TASK PROMPT » Hunt through the entries for the word "continuations" and copy each line in which it appears.

EXTRACTED MATERIAL »
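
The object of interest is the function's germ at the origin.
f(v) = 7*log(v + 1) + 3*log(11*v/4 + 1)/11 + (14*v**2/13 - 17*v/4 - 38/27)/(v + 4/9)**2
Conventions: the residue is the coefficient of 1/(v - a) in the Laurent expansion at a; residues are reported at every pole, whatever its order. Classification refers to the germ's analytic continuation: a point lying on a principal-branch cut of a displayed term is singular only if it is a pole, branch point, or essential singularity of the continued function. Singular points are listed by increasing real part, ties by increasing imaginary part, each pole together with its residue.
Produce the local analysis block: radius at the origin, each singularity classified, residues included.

Radius of convergence at 0: 4/11.
At -1: a logarithmic branch point.
At -4/9: a pole of order 2; residue -2437/468.
At -4/11: a logarithmic branch point.

Denominator factor (v + 4/9)^2: pole of order 2 at -4/9, modulus 4/9.
Branch term (3/11)*log(1 - v/(-4/11)): its argument vanishes at v = -4/11, a logarithmic branch point, modulus 4/11.
Branch term (7)*log(1 - v/(-1)): its argument vanishes at v = -1, a logarithmic branch point, modulus 1.
The radius of convergence is the smallest modulus among the singular points: 4/11.
The branch terms are analytic at -4/9 and contribute nothing to the residue; only the rational part matters.
At the order-2 pole -4/9 set g(v) = (v - (-4/9))^2*(rational part) = 14*v**2/13 - 17*v/4 - 38/27.
Order-2 pole: residue = g'(a); g'(-4/9) = -2437/468, so the residue is -2437/468.
List the singular points by increasing real part (a conjugate pair: the negative imaginary part first).


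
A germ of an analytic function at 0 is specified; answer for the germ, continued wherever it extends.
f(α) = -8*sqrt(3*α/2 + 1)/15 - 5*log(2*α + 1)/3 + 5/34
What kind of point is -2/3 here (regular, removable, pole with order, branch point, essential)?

The point is an algebraic (square-root) branch point.

The term (-8/15)*sqrt(1 - α/(-2/3)) has argument 1 - -2/3/(-2/3) = 0 at -2/3: a square-root (algebraic, two-sheeted) branch point; the remaining terms are analytic or single-valued there.


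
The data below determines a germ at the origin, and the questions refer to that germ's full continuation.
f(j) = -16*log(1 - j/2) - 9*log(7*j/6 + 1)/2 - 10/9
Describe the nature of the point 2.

The point is a logarithmic branch point.

The term (-16)*log(1 - j/(2)) has argument 1 - 2/(2) = 0 at 2: a logarithmic (infinitely-sheeted) branch point; the remaining terms are analytic or single-valued there.


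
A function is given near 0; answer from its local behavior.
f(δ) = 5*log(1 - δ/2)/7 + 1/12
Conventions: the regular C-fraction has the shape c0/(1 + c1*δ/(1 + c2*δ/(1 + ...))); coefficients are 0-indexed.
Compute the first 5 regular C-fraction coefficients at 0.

The regular C-fraction coefficients are [1/12, 30/7, -127/28, -7/1524, -187/762].

Taylor coefficients (expand at 0): a_0 = 1/12, a_1 = -5/14, a_2 = -5/56, a_3 = -5/168, a_4 = -5/448.
c0 = a_0 = 1/12. Peel one level at a time: if S = 1 + c*δ/S' with S'(0) = 1, then c is the δ-coefficient of S and S' = c*δ/(S - 1).
S_1 = c0/f = 1 + (30/7)*δ + (1905/98)*δ^2 + ...; c1 = 30/7.
S_2 = c1*δ/(S_1 - 1) = 1 + (-127/28)*δ + (-1/48)*δ^2 + ...; c2 = -127/28.
S_3 = c2*δ/(S_2 - 1) = 1 + (-7/1524)*δ + (-1309/1161288)*δ^2 + ...; c3 = -7/1524.
S_4 = c3*δ/(S_3 - 1) = 1 + (-187/762)*δ + ...; c4 = -187/762.


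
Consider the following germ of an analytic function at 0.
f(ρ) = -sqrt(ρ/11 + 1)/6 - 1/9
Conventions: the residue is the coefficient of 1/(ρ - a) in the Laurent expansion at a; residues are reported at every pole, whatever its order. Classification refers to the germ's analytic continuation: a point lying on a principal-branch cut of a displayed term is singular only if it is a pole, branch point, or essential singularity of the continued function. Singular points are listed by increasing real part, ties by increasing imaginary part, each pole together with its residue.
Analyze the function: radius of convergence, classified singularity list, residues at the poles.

Radius of convergence at 0: 11.
At -11: an algebraic (square-root) branch point.

Branch term (-1/6)*sqrt(1 - ρ/(-11)): its argument vanishes at ρ = -11, a square-root branch point, modulus 11.
The radius of convergence is the smallest modulus among the singular points: 11.


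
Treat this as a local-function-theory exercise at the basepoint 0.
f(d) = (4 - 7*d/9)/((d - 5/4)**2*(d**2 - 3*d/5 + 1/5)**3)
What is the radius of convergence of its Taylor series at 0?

Denominator factor (d**2 - 3*d/5 + 1/5)^3: discriminant -11/25, complex-conjugate roots (3/10) + ((1/10)*sqrt(11))*i and (3/10) - ((1/10)*sqrt(11))*i; poles of order 3, moduli (1/5)*sqrt(5) and (1/5)*sqrt(5).
Denominator factor (d - 5/4)^2: pole of order 2 at 5/4, modulus 5/4.
The radius of convergence is the smallest modulus among the singular points: (1/5)*sqrt(5).

The radius of convergence is (1/5)*sqrt(5).


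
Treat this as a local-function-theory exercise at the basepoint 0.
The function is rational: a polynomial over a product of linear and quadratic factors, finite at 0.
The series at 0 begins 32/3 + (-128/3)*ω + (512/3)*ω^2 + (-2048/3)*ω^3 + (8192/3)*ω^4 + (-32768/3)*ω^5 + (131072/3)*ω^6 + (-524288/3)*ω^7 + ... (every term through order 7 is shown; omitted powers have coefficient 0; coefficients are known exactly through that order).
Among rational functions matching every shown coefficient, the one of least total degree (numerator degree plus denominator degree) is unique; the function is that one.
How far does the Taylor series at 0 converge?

No rational of total degree below 1 reproduces all 8 coefficients; solving the [0/1] Pade equations on them gives f(ω) = 8/(3*(ω + 1/4)), whose expansion matches every shown term.
Denominator factor (ω + 1/4): pole of order 1 at -1/4, modulus 1/4.
The radius of convergence is the smallest modulus among the singular points: 1/4.

The radius of convergence is 1/4.


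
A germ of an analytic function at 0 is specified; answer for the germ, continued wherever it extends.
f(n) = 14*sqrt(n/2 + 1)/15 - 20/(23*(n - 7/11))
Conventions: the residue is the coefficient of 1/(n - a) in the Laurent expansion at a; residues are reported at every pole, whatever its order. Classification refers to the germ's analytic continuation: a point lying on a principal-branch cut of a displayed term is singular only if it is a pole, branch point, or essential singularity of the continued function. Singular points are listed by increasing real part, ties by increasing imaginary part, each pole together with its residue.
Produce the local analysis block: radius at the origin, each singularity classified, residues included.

Denominator factor (n - 7/11): pole of order 1 at 7/11, modulus 7/11.
Branch term (14/15)*sqrt(1 - n/(-2)): its argument vanishes at n = -2, a square-root branch point, modulus 2.
The radius of convergence is the smallest modulus among the singular points: 7/11.
The branch term is analytic at 7/11 and contributes nothing to the residue; only the rational part matters.
At the order-1 pole 7/11 set g(n) = (n - (7/11))*(rational part) = -20/23.
Simple pole: residue = g(a) at a = 7/11, which is -20/23.
List the singular points by increasing real part (a conjugate pair: the negative imaginary part first).

Radius of convergence at 0: 7/11.
At -2: an algebraic (square-root) branch point.
At 7/11: a pole of order 1; residue -20/23.


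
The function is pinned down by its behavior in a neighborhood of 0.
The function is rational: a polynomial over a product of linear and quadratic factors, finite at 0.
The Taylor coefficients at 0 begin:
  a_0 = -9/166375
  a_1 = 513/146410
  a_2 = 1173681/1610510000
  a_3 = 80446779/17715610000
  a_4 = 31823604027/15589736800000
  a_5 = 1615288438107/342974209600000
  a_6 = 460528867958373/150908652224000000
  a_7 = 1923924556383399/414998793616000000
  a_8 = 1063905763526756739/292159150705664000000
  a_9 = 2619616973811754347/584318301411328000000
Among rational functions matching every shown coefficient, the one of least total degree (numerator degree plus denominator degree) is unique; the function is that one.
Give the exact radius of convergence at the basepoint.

No rational of total degree below 8 reproduces all 10 coefficients; solving the [1/7] Pade equations on them gives f(ω) = (13*ω - 1/5)/((ω + 11)**3*(ω**2 + 5*ω/12 - 5/3)**2), whose expansion matches every shown term.
Denominator factor (ω + 11)^3: pole of order 3 at -11, modulus 11.
Denominator factor (ω**2 + 5*ω/12 - 5/3)^2: discriminant 985/144, real irrational roots -5/24 + (1/24)*sqrt(985) and -5/24 - (1/24)*sqrt(985); poles of order 2, moduli -5/24 + (1/24)*sqrt(985) and 5/24 + (1/24)*sqrt(985).
The radius of convergence is the smallest modulus among the singular points: -5/24 + (1/24)*sqrt(985).

The radius of convergence is -5/24 + (1/24)*sqrt(985).


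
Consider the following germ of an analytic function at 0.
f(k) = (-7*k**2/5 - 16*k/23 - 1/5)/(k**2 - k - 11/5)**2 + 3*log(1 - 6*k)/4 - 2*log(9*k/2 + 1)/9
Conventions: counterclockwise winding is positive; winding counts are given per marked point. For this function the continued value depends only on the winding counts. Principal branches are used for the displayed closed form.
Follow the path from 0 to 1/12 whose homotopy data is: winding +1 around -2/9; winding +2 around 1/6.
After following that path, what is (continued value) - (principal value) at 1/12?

The rational part is single-valued and drops out of the difference; each branch term changes only by its own monodromy.
(3/4)*log(1 - k/(1/6)): each positive loop around 1/6 adds 2*pi*i to the log, so winding +2 contributes (3/4)*(2)*2*pi*i = (3)*pi*i.
(-2/9)*log(1 - k/(-2/9)): each positive loop around -2/9 adds 2*pi*i to the log, so winding +1 contributes (-2/9)*(1)*2*pi*i = -(4/9)*pi*i.
Summing the contributions at k = 1/12 gives (23/9)*pi*i.

Continued minus principal equals (23/9)*pi*i.


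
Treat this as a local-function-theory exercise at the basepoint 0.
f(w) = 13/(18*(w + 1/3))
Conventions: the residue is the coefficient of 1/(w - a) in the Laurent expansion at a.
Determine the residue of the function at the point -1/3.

At the order-1 pole -1/3 set g(w) = (w - (-1/3))*f(w) = 13/18.
Simple pole: residue = g(a) at a = -1/3, which is 13/18.

The residue is 13/18.


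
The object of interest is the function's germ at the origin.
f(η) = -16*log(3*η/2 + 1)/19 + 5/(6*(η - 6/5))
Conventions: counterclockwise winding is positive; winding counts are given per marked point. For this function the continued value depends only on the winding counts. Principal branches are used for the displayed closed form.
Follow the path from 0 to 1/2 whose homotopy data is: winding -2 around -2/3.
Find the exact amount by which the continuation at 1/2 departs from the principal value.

The rational part is single-valued and drops out of the difference; each branch term changes only by its own monodromy.
(-16/19)*log(1 - η/(-2/3)): each positive loop around -2/3 adds 2*pi*i to the log, so winding -2 contributes (-16/19)*(-2)*2*pi*i = (64/19)*pi*i.
Summing the contributions at η = 1/2 gives (64/19)*pi*i.

Continued minus principal equals (64/19)*pi*i.


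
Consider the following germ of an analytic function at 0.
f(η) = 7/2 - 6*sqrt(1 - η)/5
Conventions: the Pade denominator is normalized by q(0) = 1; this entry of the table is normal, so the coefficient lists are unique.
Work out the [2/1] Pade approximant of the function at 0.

The Pade approximant has numerator coefficients [23/10, -11/20, -3/20]; denominator coefficients [1, -1/2].

Taylor coefficients needed (expand at 0): a_0 = 23/10, a_1 = 3/5, a_2 = 3/20, a_3 = 3/40.
Write the denominator as Q(η) = 1 + q1*η. Requiring Q*f - P = O(η^4) with deg P <= 2 kills the coefficients of η^3..η^3 in Q*f:
  η^3: a_3 + q1*a_2 = 0, i.e. 3/40 + (3/20)*q1 = 0.
Solving this linear system: q1 = -1/2.
The numerator is Q*f truncated at degree 2: P0 = a_0 = 23/10; P1 = a_1 + q1*a_0 = -11/20; P2 = a_2 + q1*a_1 = -3/20.


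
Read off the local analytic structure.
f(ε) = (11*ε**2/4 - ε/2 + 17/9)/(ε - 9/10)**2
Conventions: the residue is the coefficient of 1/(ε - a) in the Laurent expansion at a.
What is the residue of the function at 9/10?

At the order-2 pole 9/10 set g(ε) = (ε - (9/10))^2*f(ε) = 11*ε**2/4 - ε/2 + 17/9.
Order-2 pole: residue = g'(a); g'(9/10) = 89/20, so the residue is 89/20.

The residue is 89/20.


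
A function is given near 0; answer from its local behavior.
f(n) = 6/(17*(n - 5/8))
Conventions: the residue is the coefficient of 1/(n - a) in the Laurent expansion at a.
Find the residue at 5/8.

At the order-1 pole 5/8 set g(n) = (n - (5/8))*f(n) = 6/17.
Simple pole: residue = g(a) at a = 5/8, which is 6/17.

The residue is 6/17.


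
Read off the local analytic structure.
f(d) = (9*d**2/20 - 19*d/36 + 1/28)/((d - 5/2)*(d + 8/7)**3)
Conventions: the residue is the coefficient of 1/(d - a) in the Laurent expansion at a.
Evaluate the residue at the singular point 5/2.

The residue is 75509/2387718.

At the order-1 pole 5/2 set g(d) = (d - (5/2))*f(d) = (9*d**2/20 - 19*d/36 + 1/28)/(d + 8/7)**3.
Simple pole: residue = g(a) at a = 5/2, which is 75509/2387718.


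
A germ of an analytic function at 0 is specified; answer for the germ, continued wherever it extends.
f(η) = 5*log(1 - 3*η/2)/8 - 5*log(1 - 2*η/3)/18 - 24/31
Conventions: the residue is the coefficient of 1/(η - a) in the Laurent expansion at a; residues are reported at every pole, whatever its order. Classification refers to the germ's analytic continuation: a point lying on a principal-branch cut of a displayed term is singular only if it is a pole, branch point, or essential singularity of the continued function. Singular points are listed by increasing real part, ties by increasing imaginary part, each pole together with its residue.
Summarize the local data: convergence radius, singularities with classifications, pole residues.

Branch term (-5/18)*log(1 - η/(3/2)): its argument vanishes at η = 3/2, a logarithmic branch point, modulus 3/2.
Branch term (5/8)*log(1 - η/(2/3)): its argument vanishes at η = 2/3, a logarithmic branch point, modulus 2/3.
The radius of convergence is the smallest modulus among the singular points: 2/3.
List the singular points by increasing real part (a conjugate pair: the negative imaginary part first).

Radius of convergence at 0: 2/3.
At 2/3: a logarithmic branch point.
At 3/2: a logarithmic branch point.


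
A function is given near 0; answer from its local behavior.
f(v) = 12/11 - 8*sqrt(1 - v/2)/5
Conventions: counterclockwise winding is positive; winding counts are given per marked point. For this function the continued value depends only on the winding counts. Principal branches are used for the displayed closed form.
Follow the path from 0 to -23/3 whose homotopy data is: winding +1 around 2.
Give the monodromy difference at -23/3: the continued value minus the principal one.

Continued minus principal equals (8/15)*sqrt(174).

The rational part is single-valued and drops out of the difference; each branch term changes only by its own monodromy.
(-8/5)*sqrt(1 - v/(2)): winding +1 is odd, the square root flips sign, contributing -2*(-8/5)*sqrt(1 - (-23/3)/(2)) = -2*(-8/5)*sqrt(29/6) = (8/15)*sqrt(174).
Summing the contributions at v = -23/3 gives (8/15)*sqrt(174).


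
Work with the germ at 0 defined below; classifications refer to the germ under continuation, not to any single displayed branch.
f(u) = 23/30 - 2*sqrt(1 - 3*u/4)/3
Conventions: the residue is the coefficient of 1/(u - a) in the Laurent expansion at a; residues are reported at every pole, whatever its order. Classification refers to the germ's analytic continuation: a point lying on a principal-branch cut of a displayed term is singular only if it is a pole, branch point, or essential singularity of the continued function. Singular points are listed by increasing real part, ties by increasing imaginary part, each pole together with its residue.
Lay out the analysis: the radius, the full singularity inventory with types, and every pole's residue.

Branch term (-2/3)*sqrt(1 - u/(4/3)): its argument vanishes at u = 4/3, a square-root branch point, modulus 4/3.
The radius of convergence is the smallest modulus among the singular points: 4/3.

Radius of convergence at 0: 4/3.
At 4/3: an algebraic (square-root) branch point.


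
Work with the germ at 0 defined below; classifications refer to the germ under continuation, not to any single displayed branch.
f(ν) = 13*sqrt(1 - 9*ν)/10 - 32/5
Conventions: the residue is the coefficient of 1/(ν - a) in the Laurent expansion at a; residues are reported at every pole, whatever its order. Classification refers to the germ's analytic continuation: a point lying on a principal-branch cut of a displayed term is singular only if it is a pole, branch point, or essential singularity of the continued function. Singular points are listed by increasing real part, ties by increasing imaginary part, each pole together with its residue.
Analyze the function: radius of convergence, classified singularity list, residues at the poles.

Radius of convergence at 0: 1/9.
At 1/9: an algebraic (square-root) branch point.

Branch term (13/10)*sqrt(1 - ν/(1/9)): its argument vanishes at ν = 1/9, a square-root branch point, modulus 1/9.
The radius of convergence is the smallest modulus among the singular points: 1/9.


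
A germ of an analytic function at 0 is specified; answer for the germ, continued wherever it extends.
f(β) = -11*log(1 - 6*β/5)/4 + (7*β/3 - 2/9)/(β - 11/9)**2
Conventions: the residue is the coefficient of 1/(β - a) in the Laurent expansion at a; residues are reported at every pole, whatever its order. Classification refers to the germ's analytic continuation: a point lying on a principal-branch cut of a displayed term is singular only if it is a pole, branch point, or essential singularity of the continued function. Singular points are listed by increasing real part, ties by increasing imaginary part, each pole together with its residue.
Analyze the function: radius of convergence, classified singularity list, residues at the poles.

Denominator factor (β - 11/9)^2: pole of order 2 at 11/9, modulus 11/9.
Branch term (-11/4)*log(1 - β/(5/6)): its argument vanishes at β = 5/6, a logarithmic branch point, modulus 5/6.
The radius of convergence is the smallest modulus among the singular points: 5/6.
The branch term is analytic at 11/9 and contributes nothing to the residue; only the rational part matters.
At the order-2 pole 11/9 set g(β) = (β - (11/9))^2*(rational part) = 7*β/3 - 2/9.
Order-2 pole: residue = g'(a); g'(11/9) = 7/3, so the residue is 7/3.
List the singular points by increasing real part (a conjugate pair: the negative imaginary part first).

Radius of convergence at 0: 5/6.
At 5/6: a logarithmic branch point.
At 11/9: a pole of order 2; residue 7/3.


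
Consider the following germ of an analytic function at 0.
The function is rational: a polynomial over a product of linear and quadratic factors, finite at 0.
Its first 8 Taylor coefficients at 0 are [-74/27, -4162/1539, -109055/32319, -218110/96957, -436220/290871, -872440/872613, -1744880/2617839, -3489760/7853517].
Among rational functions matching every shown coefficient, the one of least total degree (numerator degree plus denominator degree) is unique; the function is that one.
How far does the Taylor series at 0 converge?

No rational of total degree below 3 reproduces all 8 coefficients; solving the [2/1] Pade equations on them gives f(δ) = (33*δ**2/14 + 25*δ/19 + 37/9)/(δ - 3/2), whose expansion matches every shown term.
Denominator factor (δ - 3/2): pole of order 1 at 3/2, modulus 3/2.
The radius of convergence is the smallest modulus among the singular points: 3/2.

The radius of convergence is 3/2.


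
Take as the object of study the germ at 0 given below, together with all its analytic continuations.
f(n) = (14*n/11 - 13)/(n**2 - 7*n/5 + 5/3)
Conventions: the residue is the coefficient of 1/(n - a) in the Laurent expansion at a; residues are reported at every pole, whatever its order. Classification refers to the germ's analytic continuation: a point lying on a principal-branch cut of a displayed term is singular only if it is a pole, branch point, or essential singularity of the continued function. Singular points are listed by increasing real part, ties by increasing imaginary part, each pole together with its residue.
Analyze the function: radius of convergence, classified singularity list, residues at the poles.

Denominator factor (n**2 - 7*n/5 + 5/3): discriminant -353/75, complex-conjugate roots (7/10) + ((1/30)*sqrt(1059))*i and (7/10) - ((1/30)*sqrt(1059))*i; poles of order 1, moduli (1/3)*sqrt(15) and (1/3)*sqrt(15).
The radius of convergence is the smallest modulus among the singular points: (1/3)*sqrt(15).
The factor n**2 - 7*n/5 + 5/3 splits as (n - a)(n - a') with a = (7/10) - ((1/30)*sqrt(1059))*i, a' = (7/10) + ((1/30)*sqrt(1059))*i. At the order-1 pole a set g(n) = (n - a)*f(n) = [14*n/11 - 13] / (n - a').
Simple pole: residue = g(a) at a = (7/10) - ((1/30)*sqrt(1059))*i, which is (7/11) - ((666/3883)*sqrt(1059))*i.
The factor n**2 - 7*n/5 + 5/3 splits as (n - a)(n - a') with a = (7/10) + ((1/30)*sqrt(1059))*i, a' = (7/10) - ((1/30)*sqrt(1059))*i. At the order-1 pole a set g(n) = (n - a)*f(n) = [14*n/11 - 13] / (n - a').
Simple pole: residue = g(a) at a = (7/10) + ((1/30)*sqrt(1059))*i, which is (7/11) + ((666/3883)*sqrt(1059))*i.
List the singular points by increasing real part (a conjugate pair: the negative imaginary part first).

Radius of convergence at 0: (1/3)*sqrt(15).
At (7/10) - ((1/30)*sqrt(1059))*i: a pole of order 1; residue (7/11) - ((666/3883)*sqrt(1059))*i.
At (7/10) + ((1/30)*sqrt(1059))*i: a pole of order 1; residue (7/11) + ((666/3883)*sqrt(1059))*i.


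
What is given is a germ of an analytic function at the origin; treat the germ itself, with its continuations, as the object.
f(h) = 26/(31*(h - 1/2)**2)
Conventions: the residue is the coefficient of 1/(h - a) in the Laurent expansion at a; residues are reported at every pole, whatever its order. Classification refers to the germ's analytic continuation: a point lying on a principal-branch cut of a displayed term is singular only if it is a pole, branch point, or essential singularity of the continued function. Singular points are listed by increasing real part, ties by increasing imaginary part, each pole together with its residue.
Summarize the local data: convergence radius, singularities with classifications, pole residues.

Radius of convergence at 0: 1/2.
At 1/2: a pole of order 2; residue 0.

Denominator factor (h - 1/2)^2: pole of order 2 at 1/2, modulus 1/2.
The radius of convergence is the smallest modulus among the singular points: 1/2.
At the order-2 pole 1/2 set g(h) = (h - (1/2))^2*f(h) = 26/31.
Order-2 pole: residue = g'(a); g'(1/2) = 0, so the residue is 0.


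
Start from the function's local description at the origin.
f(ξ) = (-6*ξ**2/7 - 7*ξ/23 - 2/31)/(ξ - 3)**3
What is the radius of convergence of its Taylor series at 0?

The radius of convergence is 3.

Denominator factor (ξ - 3)^3: pole of order 3 at 3, modulus 3.
The radius of convergence is the smallest modulus among the singular points: 3.


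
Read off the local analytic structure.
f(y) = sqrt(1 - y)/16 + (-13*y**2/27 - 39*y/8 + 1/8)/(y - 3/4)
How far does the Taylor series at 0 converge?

The radius of convergence is 3/4.

Denominator factor (y - 3/4): pole of order 1 at 3/4, modulus 3/4.
Branch term (1/16)*sqrt(1 - y/(1)): its argument vanishes at y = 1, a square-root branch point, modulus 1.
The radius of convergence is the smallest modulus among the singular points: 3/4.


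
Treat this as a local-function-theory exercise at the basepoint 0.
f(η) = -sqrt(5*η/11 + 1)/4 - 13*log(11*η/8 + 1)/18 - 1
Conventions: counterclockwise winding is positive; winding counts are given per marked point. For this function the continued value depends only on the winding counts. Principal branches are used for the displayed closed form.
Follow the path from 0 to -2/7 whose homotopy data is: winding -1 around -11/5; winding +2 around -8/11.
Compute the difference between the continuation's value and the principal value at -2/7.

Continued minus principal equals ((1/154)*sqrt(5159)) - ((26/9)*pi)*i.

The rational part is single-valued and drops out of the difference; each branch term changes only by its own monodromy.
(-13/18)*log(1 - η/(-8/11)): each positive loop around -8/11 adds 2*pi*i to the log, so winding +2 contributes (-13/18)*(2)*2*pi*i = -(26/9)*pi*i.
(-1/4)*sqrt(1 - η/(-11/5)): winding -1 is odd, the square root flips sign, contributing -2*(-1/4)*sqrt(1 - (-2/7)/(-11/5)) = -2*(-1/4)*sqrt(67/77) = (1/154)*sqrt(5159).
Summing the contributions at η = -2/7 gives ((1/154)*sqrt(5159)) - ((26/9)*pi)*i.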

THE ANSWER »
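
Take as the object of study the germ at 0 given below, together with all its analytic continuations.
What is given is a germ of an analytic function at the origin; treat the germ itself, with its continuations, as the object.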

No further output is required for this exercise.